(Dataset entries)
┌──

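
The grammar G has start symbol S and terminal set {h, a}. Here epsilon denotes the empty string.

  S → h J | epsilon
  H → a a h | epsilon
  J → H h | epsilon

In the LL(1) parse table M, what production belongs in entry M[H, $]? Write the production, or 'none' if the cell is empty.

none

FIRST(S): from S→h J we get {h}; from S→epsilon we get {epsilon}. So FIRST(S) = {epsilon, h}.
FIRST(H): from H→a a h we get {a}; from H→epsilon we get {epsilon}. So FIRST(H) = {epsilon, a}.
FIRST(J): from J→H h we get {a, h}; from J→epsilon we get {epsilon}. So FIRST(J) = {epsilon, a, h}.
FOLLOW(S) includes $ since S is the start symbol.
FOLLOW(H): in J→H h, H is followed by h with FIRST {h}. Thus FOLLOW(H) = {h}.
For H → a a h: FIRST(a a h) = {a}, so it goes in M[H, t] for t ∈ {a}.
For H → epsilon: FIRST(epsilon) = {epsilon}, so it goes in M[H, t] for t ∈ {}; since epsilon ∈ FIRST, also for every t ∈ FOLLOW(H) = {h}.
None of these place a production in M[H, $].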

└──

Every line of the data above is to be copied out exactly.

◆ Exercise answer
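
The grammar G has start symbol S and terminal set {h, a}. Here epsilon denotes the empty string.

  S → h J | epsilon
  H → a a h | epsilon
  J → H h | epsilon

In the LL(1) parse table M, what production belongs in entry M[H, $]? Write the production, or 'none' if the cell is empty.

none

FIRST(S): from S→h J we get {h}; from S→epsilon we get {epsilon}. So FIRST(S) = {epsilon, h}.
FIRST(H): from H→a a h we get {a}; from H→epsilon we get {epsilon}. So FIRST(H) = {epsilon, a}.
FIRST(J): from J→H h we get {a, h}; from J→epsilon we get {epsilon}. So FIRST(J) = {epsilon, a, h}.
FOLLOW(S) includes $ since S is the start symbol.
FOLLOW(H): in J→H h, H is followed by h with FIRST {h}. Thus FOLLOW(H) = {h}.
For H → a a h: FIRST(a a h) = {a}, so it goes in M[H, t] for t ∈ {a}.
For H → epsilon: FIRST(epsilon) = {epsilon}, so it goes in M[H, t] for t ∈ {}; since epsilon ∈ FIRST, also for every t ∈ FOLLOW(H) = {h}.
None of these place a production in M[H, $].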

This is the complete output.